▶ Task requirements
For the records that follow, return only the count of lines containing the string "priced".

▶ Recorded information

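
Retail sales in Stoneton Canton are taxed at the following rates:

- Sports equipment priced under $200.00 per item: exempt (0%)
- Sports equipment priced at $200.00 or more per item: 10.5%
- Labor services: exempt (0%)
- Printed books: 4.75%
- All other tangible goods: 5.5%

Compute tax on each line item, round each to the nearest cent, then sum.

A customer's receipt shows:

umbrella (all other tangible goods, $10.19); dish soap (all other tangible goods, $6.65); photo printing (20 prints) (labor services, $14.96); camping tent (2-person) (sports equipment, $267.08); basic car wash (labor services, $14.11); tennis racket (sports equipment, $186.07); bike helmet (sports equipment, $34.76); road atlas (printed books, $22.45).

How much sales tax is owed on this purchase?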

▶ Written solution
2